WHAT IS NEEDED = Give an exact copy of every entry.

RECORDS PROVIDED =
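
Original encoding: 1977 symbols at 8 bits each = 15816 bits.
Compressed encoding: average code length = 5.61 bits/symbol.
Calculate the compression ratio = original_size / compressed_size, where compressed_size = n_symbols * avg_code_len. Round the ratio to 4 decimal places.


original_size = n_symbols * orig_bits = 1977 * 8 = 15816 bits
compressed_size = n_symbols * avg_code_len = 1977 * 5.61 = 11090.97 bits
ratio = original_size / compressed_size = 15816 / 11090.97 = 1.426

Compression ratio = 1.426


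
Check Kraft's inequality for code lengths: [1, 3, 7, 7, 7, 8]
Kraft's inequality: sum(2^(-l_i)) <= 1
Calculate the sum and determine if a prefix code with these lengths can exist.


Sum = 2^(-1) + 2^(-3) + 2^(-7) + 2^(-7) + 2^(-7) + 2^(-8)
    = 0.5 + 0.125 + 0.0078125 + 0.0078125 + 0.0078125 + 0.00390625
    = 167/256 = 0.65234375
Since 0.65234375 <= 1, Kraft's inequality IS satisfied.
A prefix code with these lengths CAN exist.

Kraft sum = 0.65234375. Satisfied.


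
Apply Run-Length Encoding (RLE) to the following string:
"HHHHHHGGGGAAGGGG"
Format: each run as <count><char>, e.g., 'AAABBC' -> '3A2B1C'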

TASK RESULT =
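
Original encoding: 1977 symbols at 8 bits each = 15816 bits.
Compressed encoding: average code length = 5.61 bits/symbol.
Calculate the compression ratio = original_size / compressed_size, where compressed_size = n_symbols * avg_code_len. Round the ratio to 4 decimal places.


original_size = n_symbols * orig_bits = 1977 * 8 = 15816 bits
compressed_size = n_symbols * avg_code_len = 1977 * 5.61 = 11090.97 bits
ratio = original_size / compressed_size = 15816 / 11090.97 = 1.426

Compression ratio = 1.426


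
Check Kraft's inequality for code lengths: [1, 3, 7, 7, 7, 8]
Kraft's inequality: sum(2^(-l_i)) <= 1
Calculate the sum and determine if a prefix code with these lengths can exist.


Sum = 2^(-1) + 2^(-3) + 2^(-7) + 2^(-7) + 2^(-7) + 2^(-8)
    = 0.5 + 0.125 + 0.0078125 + 0.0078125 + 0.0078125 + 0.00390625
    = 167/256 = 0.65234375
Since 0.65234375 <= 1, Kraft's inequality IS satisfied.
A prefix code with these lengths CAN exist.

Kraft sum = 0.65234375. Satisfied.


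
Apply Run-Length Encoding (RLE) to the following string:
"HHHHHHGGGGAAGGGG"
Format: each run as <count><char>, e.g., 'AAABBC' -> '3A2B1C'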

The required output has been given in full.